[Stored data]
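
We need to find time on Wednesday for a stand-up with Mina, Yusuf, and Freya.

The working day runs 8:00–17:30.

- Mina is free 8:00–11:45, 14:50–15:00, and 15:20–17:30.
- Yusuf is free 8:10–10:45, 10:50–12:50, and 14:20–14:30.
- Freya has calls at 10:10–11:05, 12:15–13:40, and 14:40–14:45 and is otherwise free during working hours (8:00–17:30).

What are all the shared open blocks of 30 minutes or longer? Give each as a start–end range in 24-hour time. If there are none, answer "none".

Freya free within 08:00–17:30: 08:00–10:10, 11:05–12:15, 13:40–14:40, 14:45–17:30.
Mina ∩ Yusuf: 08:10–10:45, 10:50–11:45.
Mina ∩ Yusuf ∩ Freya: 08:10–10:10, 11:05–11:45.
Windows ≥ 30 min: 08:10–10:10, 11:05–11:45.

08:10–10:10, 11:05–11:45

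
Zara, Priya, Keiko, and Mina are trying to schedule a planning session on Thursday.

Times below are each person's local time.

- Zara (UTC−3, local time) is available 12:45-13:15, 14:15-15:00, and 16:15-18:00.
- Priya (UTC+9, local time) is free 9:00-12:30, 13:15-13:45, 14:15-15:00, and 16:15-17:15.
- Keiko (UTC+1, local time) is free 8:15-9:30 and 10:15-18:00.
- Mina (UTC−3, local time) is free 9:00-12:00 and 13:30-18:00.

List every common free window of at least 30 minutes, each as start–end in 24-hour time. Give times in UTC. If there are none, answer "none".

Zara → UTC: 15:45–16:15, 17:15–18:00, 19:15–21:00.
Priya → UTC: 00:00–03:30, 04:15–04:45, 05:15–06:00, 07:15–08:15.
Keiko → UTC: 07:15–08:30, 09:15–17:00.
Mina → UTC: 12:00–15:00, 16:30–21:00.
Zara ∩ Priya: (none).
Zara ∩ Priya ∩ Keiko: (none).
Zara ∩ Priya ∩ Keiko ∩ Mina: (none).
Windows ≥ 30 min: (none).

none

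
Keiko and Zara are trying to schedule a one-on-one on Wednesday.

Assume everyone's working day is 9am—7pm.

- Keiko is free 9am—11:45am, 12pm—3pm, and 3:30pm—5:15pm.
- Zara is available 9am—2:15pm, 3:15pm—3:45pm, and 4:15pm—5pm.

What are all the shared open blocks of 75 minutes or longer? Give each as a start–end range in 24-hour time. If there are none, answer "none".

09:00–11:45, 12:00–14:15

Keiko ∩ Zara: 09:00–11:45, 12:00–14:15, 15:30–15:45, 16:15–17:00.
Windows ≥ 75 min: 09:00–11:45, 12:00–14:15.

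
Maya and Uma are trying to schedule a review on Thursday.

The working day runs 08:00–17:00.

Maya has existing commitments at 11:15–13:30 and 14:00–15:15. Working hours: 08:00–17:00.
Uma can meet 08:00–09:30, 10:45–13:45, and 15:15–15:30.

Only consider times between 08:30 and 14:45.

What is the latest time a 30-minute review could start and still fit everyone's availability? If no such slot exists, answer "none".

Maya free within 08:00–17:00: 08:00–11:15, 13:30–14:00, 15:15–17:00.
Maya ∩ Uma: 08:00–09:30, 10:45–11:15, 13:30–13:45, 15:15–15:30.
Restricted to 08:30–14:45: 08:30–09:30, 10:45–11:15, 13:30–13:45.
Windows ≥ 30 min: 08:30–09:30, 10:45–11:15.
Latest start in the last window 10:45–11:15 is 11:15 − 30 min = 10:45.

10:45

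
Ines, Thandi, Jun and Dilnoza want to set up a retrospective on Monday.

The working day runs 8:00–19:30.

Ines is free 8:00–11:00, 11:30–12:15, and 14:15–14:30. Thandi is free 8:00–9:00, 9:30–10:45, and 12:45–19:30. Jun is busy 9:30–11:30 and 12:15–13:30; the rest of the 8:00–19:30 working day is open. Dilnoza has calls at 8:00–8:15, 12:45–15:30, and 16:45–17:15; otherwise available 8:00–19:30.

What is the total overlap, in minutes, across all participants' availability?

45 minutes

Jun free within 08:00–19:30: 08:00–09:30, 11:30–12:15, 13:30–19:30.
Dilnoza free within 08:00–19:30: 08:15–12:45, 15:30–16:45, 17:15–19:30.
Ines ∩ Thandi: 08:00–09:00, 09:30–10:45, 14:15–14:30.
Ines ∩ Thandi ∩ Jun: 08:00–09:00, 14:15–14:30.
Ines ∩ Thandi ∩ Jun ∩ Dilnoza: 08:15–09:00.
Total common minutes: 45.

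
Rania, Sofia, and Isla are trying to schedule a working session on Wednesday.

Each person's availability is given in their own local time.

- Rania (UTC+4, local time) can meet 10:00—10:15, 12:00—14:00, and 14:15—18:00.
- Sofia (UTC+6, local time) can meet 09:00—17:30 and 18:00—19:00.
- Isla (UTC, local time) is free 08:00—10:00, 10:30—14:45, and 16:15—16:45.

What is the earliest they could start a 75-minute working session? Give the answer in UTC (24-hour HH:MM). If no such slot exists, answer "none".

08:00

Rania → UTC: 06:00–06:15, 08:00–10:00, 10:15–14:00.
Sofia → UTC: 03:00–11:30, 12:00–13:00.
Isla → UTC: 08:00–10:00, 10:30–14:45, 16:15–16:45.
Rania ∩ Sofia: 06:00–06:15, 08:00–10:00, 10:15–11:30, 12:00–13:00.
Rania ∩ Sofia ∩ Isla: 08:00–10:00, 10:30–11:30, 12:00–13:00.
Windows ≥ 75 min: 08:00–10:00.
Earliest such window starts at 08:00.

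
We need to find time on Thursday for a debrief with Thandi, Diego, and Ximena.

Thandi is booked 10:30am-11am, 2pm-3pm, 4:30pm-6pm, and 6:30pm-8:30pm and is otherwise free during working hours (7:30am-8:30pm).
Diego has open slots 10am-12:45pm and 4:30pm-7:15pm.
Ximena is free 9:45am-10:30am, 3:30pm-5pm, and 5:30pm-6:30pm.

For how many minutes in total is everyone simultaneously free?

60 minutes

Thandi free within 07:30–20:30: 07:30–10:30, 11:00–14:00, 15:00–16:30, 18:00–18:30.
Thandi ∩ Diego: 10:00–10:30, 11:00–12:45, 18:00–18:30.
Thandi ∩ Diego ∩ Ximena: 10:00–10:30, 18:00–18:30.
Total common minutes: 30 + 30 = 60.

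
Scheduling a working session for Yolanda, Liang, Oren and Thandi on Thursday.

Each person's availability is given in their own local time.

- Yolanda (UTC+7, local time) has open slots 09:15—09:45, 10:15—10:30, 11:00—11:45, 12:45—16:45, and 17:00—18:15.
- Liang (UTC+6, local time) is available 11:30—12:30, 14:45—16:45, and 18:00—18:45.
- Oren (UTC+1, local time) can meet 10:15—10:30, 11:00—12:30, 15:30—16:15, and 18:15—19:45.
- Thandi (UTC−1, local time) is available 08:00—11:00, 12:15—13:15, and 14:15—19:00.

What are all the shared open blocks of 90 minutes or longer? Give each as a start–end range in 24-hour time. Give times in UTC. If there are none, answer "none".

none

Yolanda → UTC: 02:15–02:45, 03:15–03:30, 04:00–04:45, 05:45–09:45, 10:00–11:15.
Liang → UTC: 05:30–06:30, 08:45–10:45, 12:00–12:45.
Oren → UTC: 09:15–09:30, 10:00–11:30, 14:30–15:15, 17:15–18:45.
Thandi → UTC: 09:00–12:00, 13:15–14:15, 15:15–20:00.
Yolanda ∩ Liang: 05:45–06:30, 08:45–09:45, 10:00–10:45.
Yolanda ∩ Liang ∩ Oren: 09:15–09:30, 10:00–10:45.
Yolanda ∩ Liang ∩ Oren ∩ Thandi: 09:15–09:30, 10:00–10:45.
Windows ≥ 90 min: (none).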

## [Work required]
All lines above from the line with "Times below are each person's local time." through the line with "- Mina (UTC−3, local", both included, are to be set down exactly, with nothing else.

## [Written solution]
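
Times below are each person's local time.

- Zara (UTC−3, local time) is available 12:45-13:15, 14:15-15:00, and 16:15-18:00.
- Priya (UTC+9, local time) is free 9:00-12:30, 13:15-13:45, 14:15-15:00, and 16:15-17:15.
- Keiko (UTC+1, local time) is free 8:15-9:30 and 10:15-18:00.
- Mina (UTC−3, local time) is free 9:00-12:00 and 13:30-18:00.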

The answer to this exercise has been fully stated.